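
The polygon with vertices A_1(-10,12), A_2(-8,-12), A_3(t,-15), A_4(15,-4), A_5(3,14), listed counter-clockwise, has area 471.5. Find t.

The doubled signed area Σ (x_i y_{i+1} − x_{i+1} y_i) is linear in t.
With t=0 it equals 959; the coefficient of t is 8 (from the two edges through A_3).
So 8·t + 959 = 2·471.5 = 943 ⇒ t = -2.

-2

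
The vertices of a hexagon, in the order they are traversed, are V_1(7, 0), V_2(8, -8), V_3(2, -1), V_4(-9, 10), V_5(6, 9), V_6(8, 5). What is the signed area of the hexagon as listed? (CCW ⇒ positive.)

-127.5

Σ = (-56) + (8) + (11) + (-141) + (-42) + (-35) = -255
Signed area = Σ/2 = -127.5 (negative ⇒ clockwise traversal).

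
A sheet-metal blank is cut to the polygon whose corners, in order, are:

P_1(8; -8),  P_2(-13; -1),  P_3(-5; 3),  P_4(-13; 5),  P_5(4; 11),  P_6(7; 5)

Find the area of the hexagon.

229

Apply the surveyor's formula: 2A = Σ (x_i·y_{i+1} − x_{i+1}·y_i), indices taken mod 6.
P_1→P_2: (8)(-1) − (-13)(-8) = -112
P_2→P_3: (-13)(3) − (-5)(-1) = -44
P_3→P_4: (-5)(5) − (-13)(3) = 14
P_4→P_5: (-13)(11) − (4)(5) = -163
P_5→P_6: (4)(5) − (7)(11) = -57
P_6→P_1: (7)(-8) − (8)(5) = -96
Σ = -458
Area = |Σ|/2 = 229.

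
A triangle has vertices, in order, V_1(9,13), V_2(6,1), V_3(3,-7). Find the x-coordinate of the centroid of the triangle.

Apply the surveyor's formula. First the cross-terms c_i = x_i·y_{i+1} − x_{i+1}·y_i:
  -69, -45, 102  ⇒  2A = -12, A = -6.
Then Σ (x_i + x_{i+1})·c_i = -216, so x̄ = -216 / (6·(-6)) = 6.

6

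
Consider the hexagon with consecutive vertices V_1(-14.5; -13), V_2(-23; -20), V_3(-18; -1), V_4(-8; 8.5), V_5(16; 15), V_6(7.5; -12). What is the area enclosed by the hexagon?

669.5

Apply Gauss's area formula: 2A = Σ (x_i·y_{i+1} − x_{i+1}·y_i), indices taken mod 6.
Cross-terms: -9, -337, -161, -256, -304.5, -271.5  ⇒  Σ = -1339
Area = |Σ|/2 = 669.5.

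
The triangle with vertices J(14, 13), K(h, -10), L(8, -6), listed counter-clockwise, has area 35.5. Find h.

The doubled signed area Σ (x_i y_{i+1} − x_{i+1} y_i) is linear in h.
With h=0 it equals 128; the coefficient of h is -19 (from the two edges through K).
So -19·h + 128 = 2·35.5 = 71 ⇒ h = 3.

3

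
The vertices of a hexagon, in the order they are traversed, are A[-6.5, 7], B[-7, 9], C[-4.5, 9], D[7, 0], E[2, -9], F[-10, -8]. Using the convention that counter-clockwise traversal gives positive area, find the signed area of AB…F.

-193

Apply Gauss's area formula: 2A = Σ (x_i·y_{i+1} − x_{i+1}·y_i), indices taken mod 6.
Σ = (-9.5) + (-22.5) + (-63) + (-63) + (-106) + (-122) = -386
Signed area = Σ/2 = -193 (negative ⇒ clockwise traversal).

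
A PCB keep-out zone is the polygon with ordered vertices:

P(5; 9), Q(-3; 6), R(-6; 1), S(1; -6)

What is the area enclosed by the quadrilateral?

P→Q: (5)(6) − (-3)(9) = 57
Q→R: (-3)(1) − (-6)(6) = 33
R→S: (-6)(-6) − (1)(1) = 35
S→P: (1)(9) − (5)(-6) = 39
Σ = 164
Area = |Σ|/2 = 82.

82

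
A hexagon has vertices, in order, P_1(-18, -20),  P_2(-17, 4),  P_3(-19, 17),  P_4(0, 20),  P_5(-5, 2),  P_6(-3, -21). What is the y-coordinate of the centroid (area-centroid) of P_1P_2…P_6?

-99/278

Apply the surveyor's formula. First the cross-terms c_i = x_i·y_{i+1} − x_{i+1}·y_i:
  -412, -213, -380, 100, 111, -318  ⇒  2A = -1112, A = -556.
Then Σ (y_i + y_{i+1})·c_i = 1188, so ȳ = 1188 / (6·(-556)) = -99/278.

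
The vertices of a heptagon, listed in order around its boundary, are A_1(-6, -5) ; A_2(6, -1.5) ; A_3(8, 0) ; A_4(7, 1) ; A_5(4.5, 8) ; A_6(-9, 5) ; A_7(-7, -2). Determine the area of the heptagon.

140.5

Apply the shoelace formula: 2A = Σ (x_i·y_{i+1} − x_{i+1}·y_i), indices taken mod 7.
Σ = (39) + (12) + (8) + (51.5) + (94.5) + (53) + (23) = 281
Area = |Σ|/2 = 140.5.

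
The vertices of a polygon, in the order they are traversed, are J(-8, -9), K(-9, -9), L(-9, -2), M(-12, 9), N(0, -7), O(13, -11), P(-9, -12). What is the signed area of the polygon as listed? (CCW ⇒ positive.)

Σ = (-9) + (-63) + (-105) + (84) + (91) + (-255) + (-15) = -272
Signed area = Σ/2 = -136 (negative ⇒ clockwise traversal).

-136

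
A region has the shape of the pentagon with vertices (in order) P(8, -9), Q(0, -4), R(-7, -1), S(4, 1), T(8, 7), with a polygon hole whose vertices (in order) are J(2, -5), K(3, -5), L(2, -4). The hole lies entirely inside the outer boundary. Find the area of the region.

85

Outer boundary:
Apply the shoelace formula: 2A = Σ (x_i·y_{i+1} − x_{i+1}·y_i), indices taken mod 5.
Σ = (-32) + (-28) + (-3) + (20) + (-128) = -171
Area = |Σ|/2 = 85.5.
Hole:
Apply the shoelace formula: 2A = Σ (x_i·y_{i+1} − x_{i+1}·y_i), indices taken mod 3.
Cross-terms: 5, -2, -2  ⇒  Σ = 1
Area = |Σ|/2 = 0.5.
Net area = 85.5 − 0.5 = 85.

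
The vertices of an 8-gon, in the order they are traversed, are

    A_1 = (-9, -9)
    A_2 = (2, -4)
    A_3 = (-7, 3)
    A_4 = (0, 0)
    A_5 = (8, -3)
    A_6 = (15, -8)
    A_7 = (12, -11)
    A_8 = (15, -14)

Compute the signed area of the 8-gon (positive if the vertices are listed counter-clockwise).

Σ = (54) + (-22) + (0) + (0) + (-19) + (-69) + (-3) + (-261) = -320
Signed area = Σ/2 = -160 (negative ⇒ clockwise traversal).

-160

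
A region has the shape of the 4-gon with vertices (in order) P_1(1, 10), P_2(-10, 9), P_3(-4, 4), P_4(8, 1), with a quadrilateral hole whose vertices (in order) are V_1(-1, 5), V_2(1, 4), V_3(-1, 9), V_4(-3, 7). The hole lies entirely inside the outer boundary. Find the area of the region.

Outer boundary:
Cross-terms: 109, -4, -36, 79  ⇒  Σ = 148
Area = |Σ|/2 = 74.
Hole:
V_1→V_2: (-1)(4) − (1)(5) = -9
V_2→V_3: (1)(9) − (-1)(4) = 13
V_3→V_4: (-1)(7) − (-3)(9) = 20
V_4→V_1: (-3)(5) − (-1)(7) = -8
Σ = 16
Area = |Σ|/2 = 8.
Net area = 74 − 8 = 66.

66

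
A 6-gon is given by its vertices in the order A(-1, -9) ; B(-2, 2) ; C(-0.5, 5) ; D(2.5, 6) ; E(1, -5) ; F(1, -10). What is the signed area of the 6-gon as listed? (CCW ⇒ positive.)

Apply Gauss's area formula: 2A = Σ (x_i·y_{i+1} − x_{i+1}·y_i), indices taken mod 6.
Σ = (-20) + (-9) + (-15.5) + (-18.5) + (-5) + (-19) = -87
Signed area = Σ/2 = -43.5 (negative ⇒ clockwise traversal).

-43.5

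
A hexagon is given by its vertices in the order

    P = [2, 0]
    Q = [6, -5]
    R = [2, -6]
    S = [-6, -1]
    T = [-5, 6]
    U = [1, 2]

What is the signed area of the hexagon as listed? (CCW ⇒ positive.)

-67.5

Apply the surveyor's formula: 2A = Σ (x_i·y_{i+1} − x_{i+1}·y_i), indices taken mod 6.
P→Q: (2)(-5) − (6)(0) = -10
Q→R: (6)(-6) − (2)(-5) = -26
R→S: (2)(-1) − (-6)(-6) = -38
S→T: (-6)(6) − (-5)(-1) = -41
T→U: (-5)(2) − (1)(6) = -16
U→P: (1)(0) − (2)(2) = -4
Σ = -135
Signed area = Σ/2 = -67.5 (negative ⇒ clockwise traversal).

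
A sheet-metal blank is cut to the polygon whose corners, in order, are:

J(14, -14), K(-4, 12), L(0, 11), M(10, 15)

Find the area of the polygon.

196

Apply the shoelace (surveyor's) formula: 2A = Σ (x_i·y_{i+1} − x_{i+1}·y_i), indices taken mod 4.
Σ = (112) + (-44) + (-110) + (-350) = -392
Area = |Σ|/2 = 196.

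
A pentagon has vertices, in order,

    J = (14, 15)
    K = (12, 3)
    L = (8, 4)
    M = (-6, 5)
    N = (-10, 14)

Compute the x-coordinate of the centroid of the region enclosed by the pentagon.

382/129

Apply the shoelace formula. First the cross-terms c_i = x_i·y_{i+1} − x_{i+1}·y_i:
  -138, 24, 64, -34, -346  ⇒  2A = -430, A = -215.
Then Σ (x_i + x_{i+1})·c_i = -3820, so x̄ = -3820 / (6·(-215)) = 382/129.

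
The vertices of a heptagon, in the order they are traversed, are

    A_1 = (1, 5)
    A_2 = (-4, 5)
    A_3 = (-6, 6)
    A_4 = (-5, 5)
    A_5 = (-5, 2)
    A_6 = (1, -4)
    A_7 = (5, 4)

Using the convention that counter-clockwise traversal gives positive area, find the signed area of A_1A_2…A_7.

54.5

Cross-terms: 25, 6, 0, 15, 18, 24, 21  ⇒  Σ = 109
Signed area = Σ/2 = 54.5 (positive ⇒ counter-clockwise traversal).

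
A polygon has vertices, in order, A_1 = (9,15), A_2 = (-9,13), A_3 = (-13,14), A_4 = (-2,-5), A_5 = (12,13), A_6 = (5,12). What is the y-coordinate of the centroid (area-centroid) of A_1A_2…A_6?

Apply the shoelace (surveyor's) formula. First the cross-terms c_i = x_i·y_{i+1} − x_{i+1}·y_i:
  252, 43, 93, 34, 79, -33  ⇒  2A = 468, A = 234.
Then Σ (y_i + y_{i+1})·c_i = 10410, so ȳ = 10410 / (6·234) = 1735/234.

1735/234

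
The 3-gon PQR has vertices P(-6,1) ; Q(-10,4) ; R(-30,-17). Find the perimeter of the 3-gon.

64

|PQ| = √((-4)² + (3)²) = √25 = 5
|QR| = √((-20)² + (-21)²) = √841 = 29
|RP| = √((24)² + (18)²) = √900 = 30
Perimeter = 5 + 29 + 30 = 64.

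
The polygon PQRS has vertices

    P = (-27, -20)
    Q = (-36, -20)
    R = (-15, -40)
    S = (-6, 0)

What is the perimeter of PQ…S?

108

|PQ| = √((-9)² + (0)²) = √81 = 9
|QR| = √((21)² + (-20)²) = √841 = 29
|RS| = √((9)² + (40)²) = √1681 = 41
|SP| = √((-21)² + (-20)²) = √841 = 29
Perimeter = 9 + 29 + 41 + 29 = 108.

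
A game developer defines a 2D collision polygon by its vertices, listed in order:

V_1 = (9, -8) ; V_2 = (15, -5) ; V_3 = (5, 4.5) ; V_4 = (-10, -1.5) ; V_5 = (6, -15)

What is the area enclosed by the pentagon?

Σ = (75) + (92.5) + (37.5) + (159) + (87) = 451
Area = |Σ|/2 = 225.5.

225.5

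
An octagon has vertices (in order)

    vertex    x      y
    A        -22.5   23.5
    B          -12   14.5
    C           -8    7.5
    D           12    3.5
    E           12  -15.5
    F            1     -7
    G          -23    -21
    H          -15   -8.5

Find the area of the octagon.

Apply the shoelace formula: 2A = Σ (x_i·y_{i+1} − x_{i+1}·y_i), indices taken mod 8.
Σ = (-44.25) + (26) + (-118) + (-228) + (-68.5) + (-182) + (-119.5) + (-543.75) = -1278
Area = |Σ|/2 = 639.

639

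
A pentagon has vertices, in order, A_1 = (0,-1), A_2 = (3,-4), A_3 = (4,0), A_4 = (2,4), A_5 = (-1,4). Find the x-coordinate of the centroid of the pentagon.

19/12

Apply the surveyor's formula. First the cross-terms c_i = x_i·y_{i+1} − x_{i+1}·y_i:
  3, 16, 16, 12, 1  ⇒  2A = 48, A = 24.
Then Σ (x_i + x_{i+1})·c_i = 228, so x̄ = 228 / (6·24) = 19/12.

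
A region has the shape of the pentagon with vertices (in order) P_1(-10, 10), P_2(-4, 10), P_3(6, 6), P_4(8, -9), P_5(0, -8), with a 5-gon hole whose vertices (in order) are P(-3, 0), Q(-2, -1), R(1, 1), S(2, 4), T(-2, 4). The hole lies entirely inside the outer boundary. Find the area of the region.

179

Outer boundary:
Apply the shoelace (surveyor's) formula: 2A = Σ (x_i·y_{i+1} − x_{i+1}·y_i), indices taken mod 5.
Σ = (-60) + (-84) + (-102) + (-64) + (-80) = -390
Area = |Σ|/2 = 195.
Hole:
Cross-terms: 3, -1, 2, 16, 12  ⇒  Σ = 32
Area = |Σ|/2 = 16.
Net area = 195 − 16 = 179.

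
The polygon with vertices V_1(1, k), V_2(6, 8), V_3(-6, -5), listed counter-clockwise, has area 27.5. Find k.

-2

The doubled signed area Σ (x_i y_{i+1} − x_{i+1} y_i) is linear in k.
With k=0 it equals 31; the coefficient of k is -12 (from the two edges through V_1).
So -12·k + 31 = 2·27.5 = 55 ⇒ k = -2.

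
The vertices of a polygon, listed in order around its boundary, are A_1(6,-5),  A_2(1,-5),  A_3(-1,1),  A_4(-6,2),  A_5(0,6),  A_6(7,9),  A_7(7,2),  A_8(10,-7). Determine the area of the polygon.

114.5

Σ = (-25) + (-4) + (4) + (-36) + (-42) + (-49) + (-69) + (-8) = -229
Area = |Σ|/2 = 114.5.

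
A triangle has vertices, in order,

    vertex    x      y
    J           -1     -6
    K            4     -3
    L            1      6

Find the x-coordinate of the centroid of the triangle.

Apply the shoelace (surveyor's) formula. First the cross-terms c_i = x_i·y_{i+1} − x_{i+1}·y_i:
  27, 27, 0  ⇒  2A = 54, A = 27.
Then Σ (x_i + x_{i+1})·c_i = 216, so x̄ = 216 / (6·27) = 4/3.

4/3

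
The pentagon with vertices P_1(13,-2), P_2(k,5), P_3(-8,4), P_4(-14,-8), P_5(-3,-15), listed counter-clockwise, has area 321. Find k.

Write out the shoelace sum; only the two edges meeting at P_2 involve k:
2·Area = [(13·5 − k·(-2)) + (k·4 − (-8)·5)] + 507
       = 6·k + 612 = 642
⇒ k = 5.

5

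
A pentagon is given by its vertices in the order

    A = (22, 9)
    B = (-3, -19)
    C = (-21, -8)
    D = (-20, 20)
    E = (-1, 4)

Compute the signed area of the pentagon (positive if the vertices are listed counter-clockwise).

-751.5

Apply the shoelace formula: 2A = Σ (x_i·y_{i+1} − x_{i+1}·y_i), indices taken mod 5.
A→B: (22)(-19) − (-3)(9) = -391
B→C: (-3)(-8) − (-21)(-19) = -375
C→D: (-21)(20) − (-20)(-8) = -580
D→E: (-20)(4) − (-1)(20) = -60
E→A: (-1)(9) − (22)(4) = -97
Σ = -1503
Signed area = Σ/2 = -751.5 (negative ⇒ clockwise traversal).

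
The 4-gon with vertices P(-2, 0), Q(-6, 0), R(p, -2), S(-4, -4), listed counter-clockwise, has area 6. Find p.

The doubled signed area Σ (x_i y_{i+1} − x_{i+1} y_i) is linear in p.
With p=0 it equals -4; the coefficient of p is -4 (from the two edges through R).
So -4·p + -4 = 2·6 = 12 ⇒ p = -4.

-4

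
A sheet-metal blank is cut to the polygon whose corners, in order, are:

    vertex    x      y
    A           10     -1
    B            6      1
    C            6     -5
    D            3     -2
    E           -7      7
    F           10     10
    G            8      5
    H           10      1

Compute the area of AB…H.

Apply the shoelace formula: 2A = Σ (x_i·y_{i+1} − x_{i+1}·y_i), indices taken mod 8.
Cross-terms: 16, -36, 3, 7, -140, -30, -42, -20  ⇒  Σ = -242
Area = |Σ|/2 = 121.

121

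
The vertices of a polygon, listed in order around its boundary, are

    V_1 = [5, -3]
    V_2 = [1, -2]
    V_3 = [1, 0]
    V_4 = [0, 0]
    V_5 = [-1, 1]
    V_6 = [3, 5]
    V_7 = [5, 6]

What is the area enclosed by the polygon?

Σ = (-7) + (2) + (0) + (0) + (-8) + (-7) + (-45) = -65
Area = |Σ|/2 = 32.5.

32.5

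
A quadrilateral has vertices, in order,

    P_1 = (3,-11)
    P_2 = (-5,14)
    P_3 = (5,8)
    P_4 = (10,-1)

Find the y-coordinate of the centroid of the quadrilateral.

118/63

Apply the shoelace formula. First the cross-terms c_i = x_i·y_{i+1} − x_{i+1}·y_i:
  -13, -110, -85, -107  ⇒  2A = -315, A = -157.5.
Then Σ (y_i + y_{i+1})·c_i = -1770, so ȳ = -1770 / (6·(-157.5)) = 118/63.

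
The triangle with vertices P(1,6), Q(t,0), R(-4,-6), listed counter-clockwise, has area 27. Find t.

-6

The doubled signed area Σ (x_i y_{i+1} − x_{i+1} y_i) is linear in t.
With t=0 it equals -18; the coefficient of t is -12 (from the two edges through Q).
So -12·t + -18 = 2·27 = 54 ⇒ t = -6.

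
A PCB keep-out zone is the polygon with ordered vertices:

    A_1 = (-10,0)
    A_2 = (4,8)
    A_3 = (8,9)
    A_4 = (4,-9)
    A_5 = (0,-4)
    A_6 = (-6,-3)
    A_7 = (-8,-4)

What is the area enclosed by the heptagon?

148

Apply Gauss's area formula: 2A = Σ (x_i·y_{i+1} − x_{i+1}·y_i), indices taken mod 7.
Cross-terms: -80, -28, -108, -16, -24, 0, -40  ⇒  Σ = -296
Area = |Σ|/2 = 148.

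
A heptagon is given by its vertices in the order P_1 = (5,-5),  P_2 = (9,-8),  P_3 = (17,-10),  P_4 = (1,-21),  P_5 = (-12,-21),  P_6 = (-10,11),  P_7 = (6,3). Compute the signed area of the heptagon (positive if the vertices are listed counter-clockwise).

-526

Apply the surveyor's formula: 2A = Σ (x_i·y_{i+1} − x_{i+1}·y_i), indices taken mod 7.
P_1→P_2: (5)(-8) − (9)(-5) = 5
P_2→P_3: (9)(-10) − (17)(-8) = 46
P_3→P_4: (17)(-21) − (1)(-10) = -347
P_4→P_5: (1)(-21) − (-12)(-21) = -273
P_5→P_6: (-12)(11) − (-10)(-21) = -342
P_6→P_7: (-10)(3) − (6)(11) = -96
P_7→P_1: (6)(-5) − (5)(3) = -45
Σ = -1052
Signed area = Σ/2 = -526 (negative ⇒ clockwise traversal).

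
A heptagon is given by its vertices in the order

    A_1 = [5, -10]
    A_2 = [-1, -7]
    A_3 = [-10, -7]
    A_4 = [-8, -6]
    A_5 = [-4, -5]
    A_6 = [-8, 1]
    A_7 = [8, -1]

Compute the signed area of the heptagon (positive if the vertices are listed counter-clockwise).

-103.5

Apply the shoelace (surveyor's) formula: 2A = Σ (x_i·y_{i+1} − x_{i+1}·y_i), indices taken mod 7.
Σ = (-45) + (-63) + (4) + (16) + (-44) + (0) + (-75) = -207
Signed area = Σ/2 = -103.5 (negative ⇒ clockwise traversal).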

- _TASK STATEMENT_
Transcribe exactly, and only, the lines from the one holding "A_1 = (-10,0)" through the final line of the listing.

- _TASK RESULT_
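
    A_1 = (-10,0)
    A_2 = (4,8)
    A_3 = (8,9)
    A_4 = (4,-9)
    A_5 = (0,-4)
    A_6 = (-6,-3)
    A_7 = (-8,-4)

What is the area enclosed by the heptagon?

148

Apply Gauss's area formula: 2A = Σ (x_i·y_{i+1} − x_{i+1}·y_i), indices taken mod 7.
Cross-terms: -80, -28, -108, -16, -24, 0, -40  ⇒  Σ = -296
Area = |Σ|/2 = 148.

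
A heptagon is given by its vertices in the order P_1 = (5,-5),  P_2 = (9,-8),  P_3 = (17,-10),  P_4 = (1,-21),  P_5 = (-12,-21),  P_6 = (-10,11),  P_7 = (6,3). Compute the signed area of the heptagon (positive if the vertices are listed counter-clockwise).

-526

Apply the surveyor's formula: 2A = Σ (x_i·y_{i+1} − x_{i+1}·y_i), indices taken mod 7.
P_1→P_2: (5)(-8) − (9)(-5) = 5
P_2→P_3: (9)(-10) − (17)(-8) = 46
P_3→P_4: (17)(-21) − (1)(-10) = -347
P_4→P_5: (1)(-21) − (-12)(-21) = -273
P_5→P_6: (-12)(11) − (-10)(-21) = -342
P_6→P_7: (-10)(3) − (6)(11) = -96
P_7→P_1: (6)(-5) − (5)(3) = -45
Σ = -1052
Signed area = Σ/2 = -526 (negative ⇒ clockwise traversal).

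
A heptagon is given by its vertices in the order

    A_1 = [5, -10]
    A_2 = [-1, -7]
    A_3 = [-10, -7]
    A_4 = [-8, -6]
    A_5 = [-4, -5]
    A_6 = [-8, 1]
    A_7 = [8, -1]

Compute the signed area of the heptagon (positive if the vertices are listed counter-clockwise).

-103.5

Apply the shoelace (surveyor's) formula: 2A = Σ (x_i·y_{i+1} − x_{i+1}·y_i), indices taken mod 7.
Σ = (-45) + (-63) + (4) + (16) + (-44) + (0) + (-75) = -207
Signed area = Σ/2 = -103.5 (negative ⇒ clockwise traversal).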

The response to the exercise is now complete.